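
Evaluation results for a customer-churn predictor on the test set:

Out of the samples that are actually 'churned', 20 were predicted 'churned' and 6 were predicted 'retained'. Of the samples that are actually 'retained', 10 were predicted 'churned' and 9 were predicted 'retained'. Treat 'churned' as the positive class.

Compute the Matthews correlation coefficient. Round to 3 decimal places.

0.255

MCC = (TP·TN − FP·FN) / √((TP+FP)(TP+FN)(TN+FP)(TN+FN))
Numerator = 20·9 − 10·6 = 120
Denominator = √(30·26·19·15) = √222300 = 471.4870
MCC = 120 / 471.4870 = 0.255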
■ ■ ■
▶ **To do**:
Transcribe the listing in full, keeping every line exact.

▶ **Output for this exercise**:
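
Evaluation results for a customer-churn predictor on the test set:

Out of the samples that are actually 'churned', 20 were predicted 'churned' and 6 were predicted 'retained'. Of the samples that are actually 'retained', 10 were predicted 'churned' and 9 were predicted 'retained'. Treat 'churned' as the positive class.

Compute the Matthews correlation coefficient. Round to 3 decimal places.

0.255

MCC = (TP·TN − FP·FN) / √((TP+FP)(TP+FN)(TN+FP)(TN+FN))
Numerator = 20·9 − 10·6 = 120
Denominator = √(30·26·19·15) = √222300 = 471.4870
MCC = 120 / 471.4870 = 0.255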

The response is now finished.